Exercise directions: Collect the lines of the entries where "Gather" shows up.

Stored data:
○ ○ ○ ○
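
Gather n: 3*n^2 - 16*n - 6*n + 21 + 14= 3*n^2 - 22*n + 35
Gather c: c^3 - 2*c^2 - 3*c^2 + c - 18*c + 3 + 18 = c^3 - 5*c^2 - 17*c + 21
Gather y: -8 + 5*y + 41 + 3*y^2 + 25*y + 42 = 3*y^2 + 30*y + 75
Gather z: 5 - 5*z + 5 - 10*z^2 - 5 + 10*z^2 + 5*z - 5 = 0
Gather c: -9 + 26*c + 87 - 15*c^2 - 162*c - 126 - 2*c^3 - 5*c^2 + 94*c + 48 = -2*c^3 - 20*c^2 - 42*c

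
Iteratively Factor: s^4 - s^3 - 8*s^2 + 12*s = (s - 2)*(s^3 + s^2 - 6*s) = (s - 2)^2*(s^2 + 3*s) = (s - 2)^2*(s + 3)*(s)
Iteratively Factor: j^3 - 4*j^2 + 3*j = (j - 1)*(j^2 - 3*j) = j*(j - 1)*(j - 3)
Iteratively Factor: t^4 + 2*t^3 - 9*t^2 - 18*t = (t + 2)*(t^3 - 9*t) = (t + 2)*(t + 3)*(t^2 - 3*t) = (t - 3)*(t + 2)*(t + 3)*(t)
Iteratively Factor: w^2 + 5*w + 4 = (w + 4)*(w + 1)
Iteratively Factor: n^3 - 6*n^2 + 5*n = (n)*(n^2 - 6*n + 5) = n*(n - 1)*(n - 5)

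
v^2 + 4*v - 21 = (v - 3)*(v + 7)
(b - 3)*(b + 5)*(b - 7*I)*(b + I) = b^4 + 2*b^3 - 6*I*b^3 - 8*b^2 - 12*I*b^2 + 14*b + 90*I*b - 105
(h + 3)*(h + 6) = h^2 + 9*h + 18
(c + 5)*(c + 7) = c^2 + 12*c + 35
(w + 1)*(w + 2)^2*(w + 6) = w^4 + 11*w^3 + 38*w^2 + 52*w + 24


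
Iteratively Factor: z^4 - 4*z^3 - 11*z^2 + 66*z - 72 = (z - 3)*(z^3 - z^2 - 14*z + 24) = (z - 3)*(z - 2)*(z^2 + z - 12) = (z - 3)^2*(z - 2)*(z + 4)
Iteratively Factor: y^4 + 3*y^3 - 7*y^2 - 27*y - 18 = (y + 3)*(y^3 - 7*y - 6) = (y + 2)*(y + 3)*(y^2 - 2*y - 3) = (y + 1)*(y + 2)*(y + 3)*(y - 3)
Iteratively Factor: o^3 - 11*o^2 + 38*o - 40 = (o - 2)*(o^2 - 9*o + 20) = (o - 4)*(o - 2)*(o - 5)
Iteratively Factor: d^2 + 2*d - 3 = (d - 1)*(d + 3)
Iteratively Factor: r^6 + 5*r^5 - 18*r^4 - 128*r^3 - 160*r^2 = (r - 5)*(r^5 + 10*r^4 + 32*r^3 + 32*r^2) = (r - 5)*(r + 2)*(r^4 + 8*r^3 + 16*r^2) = r*(r - 5)*(r + 2)*(r^3 + 8*r^2 + 16*r) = r^2*(r - 5)*(r + 2)*(r^2 + 8*r + 16) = r^2*(r - 5)*(r + 2)*(r + 4)*(r + 4)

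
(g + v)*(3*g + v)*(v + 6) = 3*g^2*v + 18*g^2 + 4*g*v^2 + 24*g*v + v^3 + 6*v^2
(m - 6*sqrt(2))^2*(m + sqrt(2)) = m^3 - 11*sqrt(2)*m^2 + 48*m + 72*sqrt(2)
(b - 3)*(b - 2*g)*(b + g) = b^3 - b^2*g - 3*b^2 - 2*b*g^2 + 3*b*g + 6*g^2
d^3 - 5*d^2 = d^2*(d - 5)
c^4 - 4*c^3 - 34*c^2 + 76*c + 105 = (c - 7)*(c - 3)*(c + 1)*(c + 5)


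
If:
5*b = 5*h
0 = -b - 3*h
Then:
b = 0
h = 0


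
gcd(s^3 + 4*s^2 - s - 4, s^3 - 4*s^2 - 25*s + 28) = s^2 + 3*s - 4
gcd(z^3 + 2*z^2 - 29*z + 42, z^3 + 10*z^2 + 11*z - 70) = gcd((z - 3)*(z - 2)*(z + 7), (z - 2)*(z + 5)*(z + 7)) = z^2 + 5*z - 14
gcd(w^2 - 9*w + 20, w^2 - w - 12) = w - 4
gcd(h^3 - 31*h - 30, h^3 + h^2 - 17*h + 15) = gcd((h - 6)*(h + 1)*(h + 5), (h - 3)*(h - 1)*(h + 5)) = h + 5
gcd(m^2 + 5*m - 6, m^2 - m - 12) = 1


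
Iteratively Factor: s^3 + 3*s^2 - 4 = (s + 2)*(s^2 + s - 2) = (s - 1)*(s + 2)*(s + 2)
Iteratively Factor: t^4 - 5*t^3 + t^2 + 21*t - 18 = (t - 1)*(t^3 - 4*t^2 - 3*t + 18) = (t - 3)*(t - 1)*(t^2 - t - 6) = (t - 3)*(t - 1)*(t + 2)*(t - 3)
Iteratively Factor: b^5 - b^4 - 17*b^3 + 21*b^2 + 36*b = (b + 4)*(b^4 - 5*b^3 + 3*b^2 + 9*b) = b*(b + 4)*(b^3 - 5*b^2 + 3*b + 9) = b*(b + 1)*(b + 4)*(b^2 - 6*b + 9) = b*(b - 3)*(b + 1)*(b + 4)*(b - 3)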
○ ○ ○ ○
Answer:
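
Gather n: 3*n^2 - 16*n - 6*n + 21 + 14= 3*n^2 - 22*n + 35
Gather c: c^3 - 2*c^2 - 3*c^2 + c - 18*c + 3 + 18 = c^3 - 5*c^2 - 17*c + 21
Gather y: -8 + 5*y + 41 + 3*y^2 + 25*y + 42 = 3*y^2 + 30*y + 75
Gather z: 5 - 5*z + 5 - 10*z^2 - 5 + 10*z^2 + 5*z - 5 = 0
Gather c: -9 + 26*c + 87 - 15*c^2 - 162*c - 126 - 2*c^3 - 5*c^2 + 94*c + 48 = -2*c^3 - 20*c^2 - 42*c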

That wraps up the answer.